Reproduce all the data, character for character.

Excerpts from a dataset:
· · · · · · ·
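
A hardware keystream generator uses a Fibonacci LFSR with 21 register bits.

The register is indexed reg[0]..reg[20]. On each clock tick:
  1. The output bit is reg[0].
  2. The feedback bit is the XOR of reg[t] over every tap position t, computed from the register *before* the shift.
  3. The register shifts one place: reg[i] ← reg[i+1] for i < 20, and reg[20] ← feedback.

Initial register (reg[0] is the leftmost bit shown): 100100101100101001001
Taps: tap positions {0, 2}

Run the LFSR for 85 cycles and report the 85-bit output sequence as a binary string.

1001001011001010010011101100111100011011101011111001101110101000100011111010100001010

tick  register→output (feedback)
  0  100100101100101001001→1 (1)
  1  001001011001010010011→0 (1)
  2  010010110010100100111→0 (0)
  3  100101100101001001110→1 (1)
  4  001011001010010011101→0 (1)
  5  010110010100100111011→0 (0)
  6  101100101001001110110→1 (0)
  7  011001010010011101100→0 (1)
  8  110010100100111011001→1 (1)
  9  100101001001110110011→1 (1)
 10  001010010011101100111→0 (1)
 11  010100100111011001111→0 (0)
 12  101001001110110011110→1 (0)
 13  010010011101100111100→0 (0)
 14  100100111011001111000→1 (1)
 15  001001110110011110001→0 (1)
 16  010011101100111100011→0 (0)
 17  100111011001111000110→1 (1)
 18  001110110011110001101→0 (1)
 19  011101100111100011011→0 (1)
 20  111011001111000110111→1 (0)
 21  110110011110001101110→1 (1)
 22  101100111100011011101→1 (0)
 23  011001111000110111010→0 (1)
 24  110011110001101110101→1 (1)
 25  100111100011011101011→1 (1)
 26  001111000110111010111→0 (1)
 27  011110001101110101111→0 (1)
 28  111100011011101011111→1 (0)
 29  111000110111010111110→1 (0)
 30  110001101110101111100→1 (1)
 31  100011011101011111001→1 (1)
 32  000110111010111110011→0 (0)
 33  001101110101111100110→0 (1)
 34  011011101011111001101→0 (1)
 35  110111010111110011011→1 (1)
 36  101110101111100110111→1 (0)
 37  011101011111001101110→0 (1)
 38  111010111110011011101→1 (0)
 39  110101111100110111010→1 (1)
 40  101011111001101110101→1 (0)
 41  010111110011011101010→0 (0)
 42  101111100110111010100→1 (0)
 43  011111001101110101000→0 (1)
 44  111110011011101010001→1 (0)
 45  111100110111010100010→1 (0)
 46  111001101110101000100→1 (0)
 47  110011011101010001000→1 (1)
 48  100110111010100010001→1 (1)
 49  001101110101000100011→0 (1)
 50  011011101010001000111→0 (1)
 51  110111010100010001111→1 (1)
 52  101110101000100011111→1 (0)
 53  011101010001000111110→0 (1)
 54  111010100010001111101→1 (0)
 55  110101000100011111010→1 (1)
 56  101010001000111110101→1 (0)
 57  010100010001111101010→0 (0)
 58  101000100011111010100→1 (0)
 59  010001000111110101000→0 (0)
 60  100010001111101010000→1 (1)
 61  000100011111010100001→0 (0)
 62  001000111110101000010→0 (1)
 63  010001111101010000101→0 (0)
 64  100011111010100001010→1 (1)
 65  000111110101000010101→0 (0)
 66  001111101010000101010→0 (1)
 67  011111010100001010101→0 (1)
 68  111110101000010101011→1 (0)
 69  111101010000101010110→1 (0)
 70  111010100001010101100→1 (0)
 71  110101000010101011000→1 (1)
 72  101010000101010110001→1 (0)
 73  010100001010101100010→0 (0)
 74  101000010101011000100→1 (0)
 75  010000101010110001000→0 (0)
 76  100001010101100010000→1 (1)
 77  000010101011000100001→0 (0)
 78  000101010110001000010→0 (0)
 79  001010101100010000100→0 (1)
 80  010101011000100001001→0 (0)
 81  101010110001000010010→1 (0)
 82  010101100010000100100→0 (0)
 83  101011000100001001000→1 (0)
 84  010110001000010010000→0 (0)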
· · · · · · ·
EXERCISE OUTPUT —
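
A hardware keystream generator uses a Fibonacci LFSR with 21 register bits.

The register is indexed reg[0]..reg[20]. On each clock tick:
  1. The output bit is reg[0].
  2. The feedback bit is the XOR of reg[t] over every tap position t, computed from the register *before* the shift.
  3. The register shifts one place: reg[i] ← reg[i+1] for i < 20, and reg[20] ← feedback.

Initial register (reg[0] is the leftmost bit shown): 100100101100101001001
Taps: tap positions {0, 2}

Run the LFSR for 85 cycles and report the 85-bit output sequence as a binary string.

1001001011001010010011101100111100011011101011111001101110101000100011111010100001010

tick  register→output (feedback)
  0  100100101100101001001→1 (1)
  1  001001011001010010011→0 (1)
  2  010010110010100100111→0 (0)
  3  100101100101001001110→1 (1)
  4  001011001010010011101→0 (1)
  5  010110010100100111011→0 (0)
  6  101100101001001110110→1 (0)
  7  011001010010011101100→0 (1)
  8  110010100100111011001→1 (1)
  9  100101001001110110011→1 (1)
 10  001010010011101100111→0 (1)
 11  010100100111011001111→0 (0)
 12  101001001110110011110→1 (0)
 13  010010011101100111100→0 (0)
 14  100100111011001111000→1 (1)
 15  001001110110011110001→0 (1)
 16  010011101100111100011→0 (0)
 17  100111011001111000110→1 (1)
 18  001110110011110001101→0 (1)
 19  011101100111100011011→0 (1)
 20  111011001111000110111→1 (0)
 21  110110011110001101110→1 (1)
 22  101100111100011011101→1 (0)
 23  011001111000110111010→0 (1)
 24  110011110001101110101→1 (1)
 25  100111100011011101011→1 (1)
 26  001111000110111010111→0 (1)
 27  011110001101110101111→0 (1)
 28  111100011011101011111→1 (0)
 29  111000110111010111110→1 (0)
 30  110001101110101111100→1 (1)
 31  100011011101011111001→1 (1)
 32  000110111010111110011→0 (0)
 33  001101110101111100110→0 (1)
 34  011011101011111001101→0 (1)
 35  110111010111110011011→1 (1)
 36  101110101111100110111→1 (0)
 37  011101011111001101110→0 (1)
 38  111010111110011011101→1 (0)
 39  110101111100110111010→1 (1)
 40  101011111001101110101→1 (0)
 41  010111110011011101010→0 (0)
 42  101111100110111010100→1 (0)
 43  011111001101110101000→0 (1)
 44  111110011011101010001→1 (0)
 45  111100110111010100010→1 (0)
 46  111001101110101000100→1 (0)
 47  110011011101010001000→1 (1)
 48  100110111010100010001→1 (1)
 49  001101110101000100011→0 (1)
 50  011011101010001000111→0 (1)
 51  110111010100010001111→1 (1)
 52  101110101000100011111→1 (0)
 53  011101010001000111110→0 (1)
 54  111010100010001111101→1 (0)
 55  110101000100011111010→1 (1)
 56  101010001000111110101→1 (0)
 57  010100010001111101010→0 (0)
 58  101000100011111010100→1 (0)
 59  010001000111110101000→0 (0)
 60  100010001111101010000→1 (1)
 61  000100011111010100001→0 (0)
 62  001000111110101000010→0 (1)
 63  010001111101010000101→0 (0)
 64  100011111010100001010→1 (1)
 65  000111110101000010101→0 (0)
 66  001111101010000101010→0 (1)
 67  011111010100001010101→0 (1)
 68  111110101000010101011→1 (0)
 69  111101010000101010110→1 (0)
 70  111010100001010101100→1 (0)
 71  110101000010101011000→1 (1)
 72  101010000101010110001→1 (0)
 73  010100001010101100010→0 (0)
 74  101000010101011000100→1 (0)
 75  010000101010110001000→0 (0)
 76  100001010101100010000→1 (1)
 77  000010101011000100001→0 (0)
 78  000101010110001000010→0 (0)
 79  001010101100010000100→0 (1)
 80  010101011000100001001→0 (0)
 81  101010110001000010010→1 (0)
 82  010101100010000100100→0 (0)
 83  101011000100001001000→1 (0)
 84  010110001000010010000→0 (0)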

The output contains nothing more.